* Problem to work on:
Write out exactly the lines below that run from the one containing "A blanking plate" through the one containing "A settling tank", both included, with no other lines.

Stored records
□ □ □ □ □
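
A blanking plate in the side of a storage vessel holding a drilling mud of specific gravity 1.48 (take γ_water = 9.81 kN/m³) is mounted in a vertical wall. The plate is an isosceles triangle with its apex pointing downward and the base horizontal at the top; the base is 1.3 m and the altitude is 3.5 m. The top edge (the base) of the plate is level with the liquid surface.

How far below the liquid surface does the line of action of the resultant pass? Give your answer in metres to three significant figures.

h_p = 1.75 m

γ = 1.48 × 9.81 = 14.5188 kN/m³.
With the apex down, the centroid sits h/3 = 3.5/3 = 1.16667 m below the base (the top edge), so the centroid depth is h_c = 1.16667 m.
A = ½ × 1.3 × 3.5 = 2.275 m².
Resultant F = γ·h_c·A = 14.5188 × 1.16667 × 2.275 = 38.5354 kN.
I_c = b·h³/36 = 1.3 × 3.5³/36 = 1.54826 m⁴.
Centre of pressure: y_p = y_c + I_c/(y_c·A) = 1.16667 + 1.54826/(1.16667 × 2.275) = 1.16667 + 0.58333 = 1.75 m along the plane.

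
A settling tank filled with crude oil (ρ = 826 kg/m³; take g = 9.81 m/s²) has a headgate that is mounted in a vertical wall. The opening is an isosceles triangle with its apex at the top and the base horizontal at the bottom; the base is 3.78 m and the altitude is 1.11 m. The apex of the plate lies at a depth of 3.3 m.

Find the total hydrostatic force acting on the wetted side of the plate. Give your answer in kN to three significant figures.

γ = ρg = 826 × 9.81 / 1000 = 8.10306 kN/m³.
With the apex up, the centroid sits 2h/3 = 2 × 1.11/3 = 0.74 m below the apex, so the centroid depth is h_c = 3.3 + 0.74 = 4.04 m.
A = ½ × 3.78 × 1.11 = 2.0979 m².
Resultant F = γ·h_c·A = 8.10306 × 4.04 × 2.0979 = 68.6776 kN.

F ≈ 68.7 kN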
□ □ □ □ □
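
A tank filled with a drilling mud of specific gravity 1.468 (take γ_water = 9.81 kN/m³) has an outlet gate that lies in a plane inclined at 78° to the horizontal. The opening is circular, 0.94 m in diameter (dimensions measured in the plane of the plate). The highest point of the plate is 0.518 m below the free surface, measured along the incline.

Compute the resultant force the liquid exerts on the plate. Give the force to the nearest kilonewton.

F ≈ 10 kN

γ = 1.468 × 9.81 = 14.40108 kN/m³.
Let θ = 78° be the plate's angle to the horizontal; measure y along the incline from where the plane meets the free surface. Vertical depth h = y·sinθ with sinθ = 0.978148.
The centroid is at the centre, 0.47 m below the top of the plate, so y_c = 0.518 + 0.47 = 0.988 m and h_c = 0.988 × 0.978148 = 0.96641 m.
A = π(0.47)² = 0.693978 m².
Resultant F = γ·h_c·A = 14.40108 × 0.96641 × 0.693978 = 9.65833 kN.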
□ □ □ □ □
* Result of the task:
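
A blanking plate in the side of a storage vessel holding a drilling mud of specific gravity 1.48 (take γ_water = 9.81 kN/m³) is mounted in a vertical wall. The plate is an isosceles triangle with its apex pointing downward and the base horizontal at the top; the base is 1.3 m and the altitude is 3.5 m. The top edge (the base) of the plate is level with the liquid surface.

How far below the liquid surface does the line of action of the resultant pass? Give your answer in metres to three significant figures.

h_p = 1.75 m

γ = 1.48 × 9.81 = 14.5188 kN/m³.
With the apex down, the centroid sits h/3 = 3.5/3 = 1.16667 m below the base (the top edge), so the centroid depth is h_c = 1.16667 m.
A = ½ × 1.3 × 3.5 = 2.275 m².
Resultant F = γ·h_c·A = 14.5188 × 1.16667 × 2.275 = 38.5354 kN.
I_c = b·h³/36 = 1.3 × 3.5³/36 = 1.54826 m⁴.
Centre of pressure: y_p = y_c + I_c/(y_c·A) = 1.16667 + 1.54826/(1.16667 × 2.275) = 1.16667 + 0.58333 = 1.75 m along the plane.

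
A settling tank filled with crude oil (ρ = 826 kg/m³; take g = 9.81 m/s²) has a headgate that is mounted in a vertical wall. The opening is an isosceles triangle with its apex at the top and the base horizontal at the bottom; the base is 3.78 m and the altitude is 1.11 m. The apex of the plate lies at a depth of 3.3 m.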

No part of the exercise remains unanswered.